*PROBLEM REQUIREMENTS*: Where the records below have a line with "rows", that line is to be copied.

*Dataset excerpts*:

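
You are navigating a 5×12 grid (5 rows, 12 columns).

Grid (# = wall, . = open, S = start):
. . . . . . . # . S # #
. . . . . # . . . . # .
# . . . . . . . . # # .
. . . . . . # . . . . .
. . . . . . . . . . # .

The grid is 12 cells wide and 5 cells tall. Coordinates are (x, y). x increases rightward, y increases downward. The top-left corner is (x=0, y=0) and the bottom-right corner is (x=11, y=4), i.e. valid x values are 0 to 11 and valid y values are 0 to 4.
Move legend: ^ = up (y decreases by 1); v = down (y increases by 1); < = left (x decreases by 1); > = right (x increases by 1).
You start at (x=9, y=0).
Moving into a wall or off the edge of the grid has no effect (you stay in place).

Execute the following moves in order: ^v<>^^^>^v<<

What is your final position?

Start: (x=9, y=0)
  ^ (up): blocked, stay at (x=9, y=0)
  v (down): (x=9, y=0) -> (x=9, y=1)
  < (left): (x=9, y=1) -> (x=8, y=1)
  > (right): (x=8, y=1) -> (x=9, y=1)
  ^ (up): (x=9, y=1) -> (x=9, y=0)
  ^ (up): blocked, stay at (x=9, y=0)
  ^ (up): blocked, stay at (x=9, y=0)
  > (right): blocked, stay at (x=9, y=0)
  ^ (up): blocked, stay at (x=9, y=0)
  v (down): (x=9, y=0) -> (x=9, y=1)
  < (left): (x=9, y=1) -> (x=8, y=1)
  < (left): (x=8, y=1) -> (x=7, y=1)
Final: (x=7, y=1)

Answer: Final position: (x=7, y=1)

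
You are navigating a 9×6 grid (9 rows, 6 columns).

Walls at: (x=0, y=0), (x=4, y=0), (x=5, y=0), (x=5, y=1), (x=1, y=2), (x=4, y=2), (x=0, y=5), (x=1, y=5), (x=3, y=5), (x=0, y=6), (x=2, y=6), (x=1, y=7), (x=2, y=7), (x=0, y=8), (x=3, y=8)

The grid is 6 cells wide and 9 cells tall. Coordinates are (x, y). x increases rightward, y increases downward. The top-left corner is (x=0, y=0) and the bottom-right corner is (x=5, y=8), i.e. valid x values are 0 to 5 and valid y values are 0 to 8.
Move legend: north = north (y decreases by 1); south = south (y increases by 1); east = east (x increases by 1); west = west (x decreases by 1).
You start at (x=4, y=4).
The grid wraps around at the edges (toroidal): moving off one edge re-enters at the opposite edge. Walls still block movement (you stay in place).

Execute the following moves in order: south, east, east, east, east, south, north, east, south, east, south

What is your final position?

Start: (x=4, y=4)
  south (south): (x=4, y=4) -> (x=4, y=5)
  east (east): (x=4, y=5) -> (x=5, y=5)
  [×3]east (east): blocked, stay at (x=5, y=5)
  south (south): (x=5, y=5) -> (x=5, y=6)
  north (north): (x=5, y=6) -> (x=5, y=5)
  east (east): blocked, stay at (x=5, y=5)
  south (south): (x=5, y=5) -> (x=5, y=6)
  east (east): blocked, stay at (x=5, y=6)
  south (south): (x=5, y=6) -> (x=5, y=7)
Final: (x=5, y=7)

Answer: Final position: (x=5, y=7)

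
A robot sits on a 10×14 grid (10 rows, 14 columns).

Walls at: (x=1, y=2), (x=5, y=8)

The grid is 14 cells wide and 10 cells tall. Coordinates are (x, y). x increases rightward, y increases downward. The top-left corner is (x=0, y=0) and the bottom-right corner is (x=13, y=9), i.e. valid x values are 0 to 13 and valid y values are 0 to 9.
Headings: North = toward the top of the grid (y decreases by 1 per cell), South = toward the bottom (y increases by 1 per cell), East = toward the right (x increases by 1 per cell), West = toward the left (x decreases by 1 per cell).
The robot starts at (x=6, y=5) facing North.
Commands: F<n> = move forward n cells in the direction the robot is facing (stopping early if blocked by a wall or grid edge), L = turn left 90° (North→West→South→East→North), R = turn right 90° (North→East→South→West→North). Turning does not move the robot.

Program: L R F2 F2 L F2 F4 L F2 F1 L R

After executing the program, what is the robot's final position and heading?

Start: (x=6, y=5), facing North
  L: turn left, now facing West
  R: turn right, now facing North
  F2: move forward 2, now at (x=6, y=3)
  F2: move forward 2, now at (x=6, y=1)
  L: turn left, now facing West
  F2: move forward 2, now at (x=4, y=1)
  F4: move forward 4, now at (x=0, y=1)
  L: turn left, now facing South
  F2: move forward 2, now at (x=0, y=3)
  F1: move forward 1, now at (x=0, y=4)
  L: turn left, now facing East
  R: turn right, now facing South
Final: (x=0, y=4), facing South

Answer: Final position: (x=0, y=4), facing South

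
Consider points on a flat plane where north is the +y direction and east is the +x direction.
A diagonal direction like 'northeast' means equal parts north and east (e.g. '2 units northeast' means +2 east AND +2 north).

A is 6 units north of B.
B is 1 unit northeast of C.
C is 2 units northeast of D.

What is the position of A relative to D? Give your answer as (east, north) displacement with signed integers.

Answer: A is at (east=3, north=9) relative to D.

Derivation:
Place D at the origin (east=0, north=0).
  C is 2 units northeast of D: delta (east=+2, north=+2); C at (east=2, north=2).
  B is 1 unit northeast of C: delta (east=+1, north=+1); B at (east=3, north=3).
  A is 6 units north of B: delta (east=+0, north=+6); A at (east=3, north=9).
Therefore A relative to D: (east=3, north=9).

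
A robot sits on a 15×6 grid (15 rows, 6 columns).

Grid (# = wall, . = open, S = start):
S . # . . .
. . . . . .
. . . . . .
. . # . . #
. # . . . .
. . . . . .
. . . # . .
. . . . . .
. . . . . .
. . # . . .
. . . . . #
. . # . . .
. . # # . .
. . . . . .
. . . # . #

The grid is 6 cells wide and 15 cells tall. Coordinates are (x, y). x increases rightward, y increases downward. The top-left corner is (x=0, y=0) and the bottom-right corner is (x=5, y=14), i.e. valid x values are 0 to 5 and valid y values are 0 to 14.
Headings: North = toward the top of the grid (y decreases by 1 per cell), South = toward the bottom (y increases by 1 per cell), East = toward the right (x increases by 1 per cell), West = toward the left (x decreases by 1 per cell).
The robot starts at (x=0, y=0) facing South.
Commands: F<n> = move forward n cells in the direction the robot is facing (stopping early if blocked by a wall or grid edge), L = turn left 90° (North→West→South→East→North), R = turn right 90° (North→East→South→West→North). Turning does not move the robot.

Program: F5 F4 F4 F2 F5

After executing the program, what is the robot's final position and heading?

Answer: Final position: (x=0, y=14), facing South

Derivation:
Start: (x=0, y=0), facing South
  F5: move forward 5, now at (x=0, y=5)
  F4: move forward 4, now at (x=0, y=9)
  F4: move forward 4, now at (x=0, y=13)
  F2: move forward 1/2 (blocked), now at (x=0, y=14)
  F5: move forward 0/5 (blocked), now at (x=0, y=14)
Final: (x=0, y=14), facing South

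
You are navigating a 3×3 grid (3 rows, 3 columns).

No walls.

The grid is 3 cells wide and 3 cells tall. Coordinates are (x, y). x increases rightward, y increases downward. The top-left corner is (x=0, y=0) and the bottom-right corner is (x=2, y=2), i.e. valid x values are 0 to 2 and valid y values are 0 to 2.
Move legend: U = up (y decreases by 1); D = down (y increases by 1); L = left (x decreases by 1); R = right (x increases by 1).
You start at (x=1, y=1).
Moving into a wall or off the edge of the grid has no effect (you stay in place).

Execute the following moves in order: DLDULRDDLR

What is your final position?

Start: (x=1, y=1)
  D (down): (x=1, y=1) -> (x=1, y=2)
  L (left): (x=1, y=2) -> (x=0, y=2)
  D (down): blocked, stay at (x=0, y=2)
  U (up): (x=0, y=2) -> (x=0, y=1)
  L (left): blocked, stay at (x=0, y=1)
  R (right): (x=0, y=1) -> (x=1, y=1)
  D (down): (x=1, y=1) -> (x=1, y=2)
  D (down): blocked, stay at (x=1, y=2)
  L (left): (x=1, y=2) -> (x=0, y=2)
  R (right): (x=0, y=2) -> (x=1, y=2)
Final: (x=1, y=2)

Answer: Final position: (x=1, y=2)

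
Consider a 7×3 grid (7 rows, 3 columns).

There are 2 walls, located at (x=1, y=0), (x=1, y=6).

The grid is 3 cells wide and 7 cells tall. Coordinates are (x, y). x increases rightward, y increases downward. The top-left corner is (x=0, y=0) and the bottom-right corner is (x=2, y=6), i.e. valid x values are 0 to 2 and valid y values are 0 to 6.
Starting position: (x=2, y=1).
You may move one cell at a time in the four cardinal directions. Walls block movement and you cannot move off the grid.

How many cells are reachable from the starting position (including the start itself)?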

*ANSWER TO THE EXERCISE*:
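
You are navigating a 5×12 grid (5 rows, 12 columns).
You are navigating a 9×6 grid (9 rows, 6 columns).
A robot sits on a 10×14 grid (10 rows, 14 columns).
A robot sits on a 15×6 grid (15 rows, 6 columns).
You are navigating a 3×3 grid (3 rows, 3 columns).
Consider a 7×3 grid (7 rows, 3 columns).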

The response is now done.